● **Task requirements**
Among the entries below, only the lines starting at the one with "Initial concentrations: [D]₀ = 0.04868" and ending at the one with "(1) remove 0.01848", both included, are to be printed exactly.

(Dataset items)
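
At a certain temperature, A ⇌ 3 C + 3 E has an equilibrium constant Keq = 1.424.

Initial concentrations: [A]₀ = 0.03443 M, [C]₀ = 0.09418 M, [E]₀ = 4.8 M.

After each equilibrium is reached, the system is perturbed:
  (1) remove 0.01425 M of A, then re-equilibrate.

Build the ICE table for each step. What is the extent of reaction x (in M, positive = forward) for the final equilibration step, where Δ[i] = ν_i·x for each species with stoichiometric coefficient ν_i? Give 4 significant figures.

x = -0.002841 M

Q₀ = 2.683 vs Keq = 1.424 ⇒ Q>K, reverse
Step 1:
                    A           C           E
  init        0.03443     0.09418         4.8
  Δ          0.004773    -0.01432    -0.01432
  eq           0.0392     0.07986       4.786
  solve Keq expr → x = -0.004773; check Q = 1.424
Then remove 0.01425 M of A.
Step 2:
                    A           C           E
  init        0.02495     0.07986       4.786
  Δ          0.002841   -0.008523   -0.008523
  eq          0.02779     0.07134       4.777
  solve Keq expr → x = -0.002841; check Q = 1.424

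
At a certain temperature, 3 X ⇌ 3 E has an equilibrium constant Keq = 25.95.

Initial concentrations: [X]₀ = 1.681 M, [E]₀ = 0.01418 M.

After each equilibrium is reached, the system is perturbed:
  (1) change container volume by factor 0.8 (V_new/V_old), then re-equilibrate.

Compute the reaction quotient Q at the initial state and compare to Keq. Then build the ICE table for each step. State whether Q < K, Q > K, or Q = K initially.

Q₀ = 6.0024e-07; Q < K (proceeds forward)

Q₀ = 6.0024e-07 vs Keq = 25.95 ⇒ Q<K, forward
Step 1:
                    X           E
  I             1.681     0.01418
  C            -1.253       1.253
  E             0.428       1.267
  solve Keq expr → x = 0.4177; check Q = 25.95
Then change container volume by factor 0.8 (V_new/V_old).
Step 2:
                    X           E
  I             0.535       1.584
  C                 0           0
  E             0.535       1.584
  solve Keq expr → x = 0; check Q = 25.95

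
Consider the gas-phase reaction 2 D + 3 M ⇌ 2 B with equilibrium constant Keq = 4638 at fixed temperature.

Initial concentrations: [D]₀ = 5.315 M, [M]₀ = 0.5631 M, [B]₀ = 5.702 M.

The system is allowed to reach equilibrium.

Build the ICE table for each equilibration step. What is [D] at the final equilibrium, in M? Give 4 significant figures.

[D]_eq = 4.985 M

Q₀ = 6.446 vs Keq = 4638 ⇒ Q<K, forward
Step 1:
                   D          M          B
  Initial      5.315     0.5631      5.702
  Change       -0.33     -0.495       0.33
  Equil        4.985    0.06809      6.032
  solve Keq expr → x = 0.165; check Q = 4638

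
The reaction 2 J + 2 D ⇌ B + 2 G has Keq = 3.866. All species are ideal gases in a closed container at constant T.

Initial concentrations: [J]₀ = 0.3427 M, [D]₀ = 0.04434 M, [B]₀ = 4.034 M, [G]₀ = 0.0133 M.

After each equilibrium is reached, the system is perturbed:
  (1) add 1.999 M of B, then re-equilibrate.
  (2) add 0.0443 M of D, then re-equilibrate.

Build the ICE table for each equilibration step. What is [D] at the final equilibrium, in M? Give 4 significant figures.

Q₀ = 3.09 vs Keq = 3.866 ⇒ Q<K, forward
Step 1:
                    J           D           B           G
  init         0.3427     0.04434       4.034      0.0133
  Δ         -0.001143   -0.001143  5.7140e-04    0.001143
  eq           0.3416      0.0432       4.035     0.01444
  solve Keq expr → x = 5.7140e-04; check Q = 3.866
Then add 1.999 M of B.
Step 2:
                    J           D           B           G
  init         0.3416      0.0432       6.034     0.01444
  Δ          0.002009    0.002009   -0.001005   -0.002009
  eq           0.3436     0.04521       6.033     0.01243
  solve Keq expr → x = -0.001005; check Q = 3.866
Then add 0.0443 M of D.
Step 3:
                    J           D           B           G
  init         0.3436     0.08951       6.033     0.01243
  Δ         -0.009091   -0.009091    0.004545    0.009091
  eq           0.3345     0.08042       6.037     0.02152
  solve Keq expr → x = 0.004545; check Q = 3.866

[D]_eq = 0.08042 M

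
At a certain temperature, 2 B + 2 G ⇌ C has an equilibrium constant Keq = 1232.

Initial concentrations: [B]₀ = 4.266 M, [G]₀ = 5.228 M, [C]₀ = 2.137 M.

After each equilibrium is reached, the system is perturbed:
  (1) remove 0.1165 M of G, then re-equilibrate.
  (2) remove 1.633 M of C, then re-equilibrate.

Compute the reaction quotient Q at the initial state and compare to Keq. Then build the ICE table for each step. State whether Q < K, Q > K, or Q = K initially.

Q₀ = 0.004296; Q < K (proceeds forward)

Q₀ = 0.004296 vs Keq = 1232 ⇒ Q<K, forward
Step 1:
                  B         G         C
  Initial     4.266     5.228     2.137
  Change     -4.208    -4.208     2.104
  Equil     0.05755      1.02     4.241
  solve Keq expr → x = 2.104; check Q = 1232
Then remove 0.1165 M of G.
Step 2:
                  B         G         C
  Initial   0.05755     0.903     4.241
  Change   0.006905  0.006905 -0.003452
  Equil     0.06445      0.91     4.238
  solve Keq expr → x = -0.003452; check Q = 1232
Then remove 1.633 M of C.
Step 3:
                  B         G         C
  Initial   0.06445      0.91     2.605
  Change   -0.01312  -0.01312  0.006559
  Equil     0.05133    0.8968     2.611
  solve Keq expr → x = 0.006559; check Q = 1232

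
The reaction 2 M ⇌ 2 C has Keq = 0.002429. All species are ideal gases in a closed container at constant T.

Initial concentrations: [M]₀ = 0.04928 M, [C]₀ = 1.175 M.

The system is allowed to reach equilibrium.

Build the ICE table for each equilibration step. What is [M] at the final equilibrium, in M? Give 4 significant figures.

[M]_eq = 1.167 M

Q₀ = 568.5 vs Keq = 0.002429 ⇒ Q>K, reverse
Step 1:
                    M           C
  init        0.04928       1.175
  Δ             1.117      -1.117
  eq            1.167      0.0575
  solve Keq expr → x = -0.5587; check Q = 0.002429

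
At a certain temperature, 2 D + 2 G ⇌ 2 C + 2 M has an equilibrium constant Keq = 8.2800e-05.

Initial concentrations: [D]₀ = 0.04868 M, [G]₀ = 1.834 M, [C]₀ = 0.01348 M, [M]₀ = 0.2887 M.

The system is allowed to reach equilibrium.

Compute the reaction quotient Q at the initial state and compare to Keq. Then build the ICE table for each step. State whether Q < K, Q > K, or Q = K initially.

Q₀ = 0.0019 vs Keq = 8.2800e-05 ⇒ Q>K, reverse
Step 1:
                   D          G          C          M
  init       0.04868      1.834    0.01348     0.2887
  Δ         0.009951   0.009951  -0.009951  -0.009951
  eq         0.05863      1.844   0.003529     0.2787
  solve Keq expr → x = -0.004975; check Q = 8.2800e-05

Q₀ = 0.0019; Q > K (proceeds reverse)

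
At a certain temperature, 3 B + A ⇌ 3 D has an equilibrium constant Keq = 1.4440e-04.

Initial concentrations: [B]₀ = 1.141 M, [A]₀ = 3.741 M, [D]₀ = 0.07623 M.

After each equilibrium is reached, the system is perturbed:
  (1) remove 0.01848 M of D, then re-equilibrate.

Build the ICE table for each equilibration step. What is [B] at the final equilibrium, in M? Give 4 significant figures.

Q₀ = 7.9714e-05 vs Keq = 1.4440e-04 ⇒ Q<K, forward
Step 1:
                    B           A           D
  Initial       1.141       3.741     0.07623
  Change      -0.0154   -0.005133      0.0154
  Equil         1.126       3.736     0.09163
  solve Keq expr → x = 0.005133; check Q = 1.4440e-04
Then remove 0.01848 M of D.
Step 2:
                    B           A           D
  Initial       1.126       3.736     0.07315
  Change     -0.01705   -0.005682     0.01705
  Equil         1.109        3.73      0.0902
  solve Keq expr → x = 0.005682; check Q = 1.4440e-04

[B]_eq = 1.109 M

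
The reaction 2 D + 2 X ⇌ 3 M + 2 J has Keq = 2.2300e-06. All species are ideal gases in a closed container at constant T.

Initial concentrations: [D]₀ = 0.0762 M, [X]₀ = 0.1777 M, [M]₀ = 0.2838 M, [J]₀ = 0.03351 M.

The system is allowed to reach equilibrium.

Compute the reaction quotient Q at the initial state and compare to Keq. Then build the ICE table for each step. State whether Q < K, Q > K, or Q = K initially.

Q₀ = 0.14 vs Keq = 2.2300e-06 ⇒ Q>K, reverse
Step 1:
                  D         X         M         J
  I          0.0762    0.1777    0.2838   0.03351
  C         0.03321   0.03321  -0.04981  -0.03321
  E          0.1094    0.2109     0.234 3.0442e-04
  solve Keq expr → x = -0.0166; check Q = 2.2300e-06

Q₀ = 0.14; Q > K (proceeds reverse)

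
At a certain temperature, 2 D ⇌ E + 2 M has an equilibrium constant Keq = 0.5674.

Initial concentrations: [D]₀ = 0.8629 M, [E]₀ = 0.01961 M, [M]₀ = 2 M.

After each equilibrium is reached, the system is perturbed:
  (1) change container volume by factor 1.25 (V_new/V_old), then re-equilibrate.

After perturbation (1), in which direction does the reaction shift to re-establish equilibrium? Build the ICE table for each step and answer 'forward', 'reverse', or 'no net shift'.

Direction: forward

Q₀ = 0.1053 vs Keq = 0.5674 ⇒ Q<K, forward
Step 1:
                    D           E           M
  Initial      0.8629     0.01961           2
  Change      -0.1069     0.05345      0.1069
  Equil         0.756     0.07306       2.107
  solve Keq expr → x = 0.05345; check Q = 0.5674
Then change container volume by factor 1.25 (V_new/V_old).
Step 2:
                    D           E           M
  Initial      0.6048     0.05844       1.686
  Change     -0.01785    0.008927     0.01785
  Equil         0.587     0.06737       1.703
  solve Keq expr → x = 0.008927; check Q = 0.5674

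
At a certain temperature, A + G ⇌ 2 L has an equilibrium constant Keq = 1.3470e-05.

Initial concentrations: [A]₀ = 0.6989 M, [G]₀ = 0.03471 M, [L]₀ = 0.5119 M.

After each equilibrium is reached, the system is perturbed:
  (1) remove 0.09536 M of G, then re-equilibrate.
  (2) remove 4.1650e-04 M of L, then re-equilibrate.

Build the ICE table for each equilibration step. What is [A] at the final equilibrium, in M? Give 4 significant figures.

[A]_eq = 0.9539 M

Q₀ = 10.8 vs Keq = 1.3470e-05 ⇒ Q>K, reverse
Step 1:
                  A         G         L
  I          0.6989   0.03471    0.5119
  C           0.255     0.255     -0.51
  E          0.9539    0.2897  0.001929
  solve Keq expr → x = -0.255; check Q = 1.3470e-05
Then remove 0.09536 M of G.
Step 2:
                  A         G         L
  I          0.9539    0.1943  0.001929
  C       1.7414e-04 1.7414e-04 -3.4828e-04
  E          0.9541    0.1945  0.001581
  solve Keq expr → x = -1.7414e-04; check Q = 1.3470e-05
Then remove 4.1650e-04 M of L.
Step 3:
                  A         G         L
  I          0.9541    0.1945  0.001165
  C       -2.0774e-04 -2.0774e-04 4.1548e-04
  E          0.9539    0.1943   0.00158
  solve Keq expr → x = 2.0774e-04; check Q = 1.3470e-05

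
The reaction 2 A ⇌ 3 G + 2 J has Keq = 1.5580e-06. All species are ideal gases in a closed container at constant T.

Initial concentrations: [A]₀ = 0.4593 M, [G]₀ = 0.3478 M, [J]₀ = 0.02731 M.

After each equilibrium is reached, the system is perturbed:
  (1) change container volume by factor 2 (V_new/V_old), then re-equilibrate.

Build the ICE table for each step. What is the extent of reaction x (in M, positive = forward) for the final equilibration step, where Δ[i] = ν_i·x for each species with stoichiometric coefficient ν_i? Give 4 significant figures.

x = 0.001454 M

Q₀ = 1.4874e-04 vs Keq = 1.5580e-06 ⇒ Q>K, reverse
Step 1:
                   A          G          J
  I           0.4593     0.3478    0.02731
  C          0.02385   -0.03577   -0.02385
  E           0.4831      0.312    0.00346
  solve Keq expr → x = -0.01192; check Q = 1.5580e-06
Then change container volume by factor 2 (V_new/V_old).
Step 2:
                   A          G          J
  I           0.2416      0.156    0.00173
  C        -0.002908   0.004363   0.002908
  E           0.2387     0.1604   0.004638
  solve Keq expr → x = 0.001454; check Q = 1.5580e-06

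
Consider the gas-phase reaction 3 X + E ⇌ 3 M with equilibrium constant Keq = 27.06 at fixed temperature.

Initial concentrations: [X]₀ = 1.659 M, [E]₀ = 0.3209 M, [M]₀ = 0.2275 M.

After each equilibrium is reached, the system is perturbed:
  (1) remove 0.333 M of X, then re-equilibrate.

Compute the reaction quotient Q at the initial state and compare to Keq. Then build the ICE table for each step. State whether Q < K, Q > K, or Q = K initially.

Q₀ = 0.008036; Q < K (proceeds forward)

Q₀ = 0.008036 vs Keq = 27.06 ⇒ Q<K, forward
Step 1:
                  X         E         M
  init        1.659    0.3209    0.2275
  Δ         -0.7875   -0.2625    0.7875
  eq         0.8715   0.05839     1.015
  solve Keq expr → x = 0.2625; check Q = 27.06
Then remove 0.333 M of X.
Step 2:
                  X         E         M
  init       0.5385   0.05839     1.015
  Δ          0.1148   0.03828   -0.1148
  eq         0.6533   0.09667    0.9002
  solve Keq expr → x = -0.03828; check Q = 27.06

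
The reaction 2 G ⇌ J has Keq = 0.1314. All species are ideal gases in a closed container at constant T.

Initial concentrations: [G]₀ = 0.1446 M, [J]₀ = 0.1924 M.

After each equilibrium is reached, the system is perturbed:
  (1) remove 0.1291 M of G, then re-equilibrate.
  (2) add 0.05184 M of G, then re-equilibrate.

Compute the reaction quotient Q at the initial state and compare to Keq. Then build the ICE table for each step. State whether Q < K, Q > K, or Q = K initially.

Q₀ = 9.202; Q > K (proceeds reverse)

Q₀ = 9.202 vs Keq = 0.1314 ⇒ Q>K, reverse
Step 1:
                   G          J
  I           0.1446     0.1924
  C           0.3265    -0.1632
  E           0.4711    0.02916
  solve Keq expr → x = -0.1632; check Q = 0.1314
Then remove 0.1291 M of G.
Step 2:
                   G          J
  I            0.342    0.02916
  C          0.02326   -0.01163
  E           0.3652    0.01753
  solve Keq expr → x = -0.01163; check Q = 0.1314
Then add 0.05184 M of G.
Step 3:
                   G          J
  I           0.4171    0.01753
  C        -0.008758   0.004379
  E           0.4083    0.02191
  solve Keq expr → x = 0.004379; check Q = 0.1314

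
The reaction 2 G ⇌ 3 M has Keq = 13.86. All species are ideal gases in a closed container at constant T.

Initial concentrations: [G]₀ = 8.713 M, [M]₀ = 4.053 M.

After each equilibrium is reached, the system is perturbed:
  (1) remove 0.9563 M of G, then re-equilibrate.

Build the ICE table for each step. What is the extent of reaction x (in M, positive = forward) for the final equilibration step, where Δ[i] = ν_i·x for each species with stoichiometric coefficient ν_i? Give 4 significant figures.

Q₀ = 0.877 vs Keq = 13.86 ⇒ Q<K, forward
Step 1:
                  G         M
  init        8.713     4.053
  Δ          -2.633     3.949
  eq           6.08     8.002
  solve Keq expr → x = 1.316; check Q = 13.86
Then remove 0.9563 M of G.
Step 2:
                  G         M
  init        5.124     8.002
  Δ          0.3567   -0.5351
  eq          5.481     7.467
  solve Keq expr → x = -0.1784; check Q = 13.86

x = -0.1784 M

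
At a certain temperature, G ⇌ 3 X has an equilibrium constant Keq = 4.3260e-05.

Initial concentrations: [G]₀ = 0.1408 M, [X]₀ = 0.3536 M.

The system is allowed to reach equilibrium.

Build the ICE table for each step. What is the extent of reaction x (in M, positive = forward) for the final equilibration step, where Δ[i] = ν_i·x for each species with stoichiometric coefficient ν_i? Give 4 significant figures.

Q₀ = 0.314 vs Keq = 4.3260e-05 ⇒ Q>K, reverse
Step 1:
                  G         X
  I          0.1408    0.3536
  C          0.1105   -0.3314
  E          0.2513   0.02215
  solve Keq expr → x = -0.1105; check Q = 4.3260e-05

x = -0.1105 M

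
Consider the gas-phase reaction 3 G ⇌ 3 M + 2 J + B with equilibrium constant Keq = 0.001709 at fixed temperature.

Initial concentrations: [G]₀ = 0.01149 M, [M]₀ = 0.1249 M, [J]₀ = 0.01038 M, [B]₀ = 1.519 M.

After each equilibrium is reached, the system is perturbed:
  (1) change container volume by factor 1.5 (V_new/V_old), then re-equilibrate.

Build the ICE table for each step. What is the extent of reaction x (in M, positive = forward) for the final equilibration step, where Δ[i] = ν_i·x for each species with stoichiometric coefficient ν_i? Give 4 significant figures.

x = 5.1206e-04 M

Q₀ = 0.2102 vs Keq = 0.001709 ⇒ Q>K, reverse
Step 1:
                    G           M           J           B
  Initial     0.01149      0.1249     0.01038       1.519
  Change      0.01111    -0.01111   -0.007407   -0.003704
  Equil        0.0226      0.1138    0.002973       1.515
  solve Keq expr → x = -0.003704; check Q = 0.001709
Then change container volume by factor 1.5 (V_new/V_old).
Step 2:
                    G           M           J           B
  Initial     0.01507     0.07586    0.001982        1.01
  Change    -0.001536    0.001536    0.001024  5.1206e-04
  Equil       0.01353      0.0774    0.003006       1.011
  solve Keq expr → x = 5.1206e-04; check Q = 0.001709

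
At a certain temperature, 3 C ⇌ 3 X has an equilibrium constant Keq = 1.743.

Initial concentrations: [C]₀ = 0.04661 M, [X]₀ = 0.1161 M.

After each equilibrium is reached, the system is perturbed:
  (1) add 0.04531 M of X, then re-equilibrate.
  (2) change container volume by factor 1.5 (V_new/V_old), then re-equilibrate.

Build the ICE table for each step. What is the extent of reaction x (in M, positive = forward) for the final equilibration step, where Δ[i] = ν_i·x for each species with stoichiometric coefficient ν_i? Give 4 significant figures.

x = 0 M

Q₀ = 15.45 vs Keq = 1.743 ⇒ Q>K, reverse
Step 1:
                    C           X
  Initial     0.04661      0.1161
  Change      0.02723    -0.02723
  Equil       0.07384     0.08887
  solve Keq expr → x = -0.009078; check Q = 1.743
Then add 0.04531 M of X.
Step 2:
                    C           X
  Initial     0.07384      0.1342
  Change      0.02056    -0.02056
  Equil       0.09441      0.1136
  solve Keq expr → x = -0.006854; check Q = 1.743
Then change container volume by factor 1.5 (V_new/V_old).
Step 3:
                    C           X
  Initial     0.06294     0.07574
  Change            0           0
  Equil       0.06294     0.07574
  solve Keq expr → x = 0; check Q = 1.743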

● **Solution for this problem**
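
Initial concentrations: [D]₀ = 0.04868 M, [G]₀ = 1.834 M, [C]₀ = 0.01348 M, [M]₀ = 0.2887 M.

The system is allowed to reach equilibrium.

Compute the reaction quotient Q at the initial state and compare to Keq. Then build the ICE table for each step. State whether Q < K, Q > K, or Q = K initially.

Q₀ = 0.0019 vs Keq = 8.2800e-05 ⇒ Q>K, reverse
Step 1:
                   D          G          C          M
  init       0.04868      1.834    0.01348     0.2887
  Δ         0.009951   0.009951  -0.009951  -0.009951
  eq         0.05863      1.844   0.003529     0.2787
  solve Keq expr → x = -0.004975; check Q = 8.2800e-05

Q₀ = 0.0019; Q > K (proceeds reverse)

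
At a certain temperature, 3 B + A ⇌ 3 D has an equilibrium constant Keq = 1.4440e-04.

Initial concentrations: [B]₀ = 1.141 M, [A]₀ = 3.741 M, [D]₀ = 0.07623 M.

After each equilibrium is reached, the system is perturbed:
  (1) remove 0.01848 M of D, then re-equilibrate.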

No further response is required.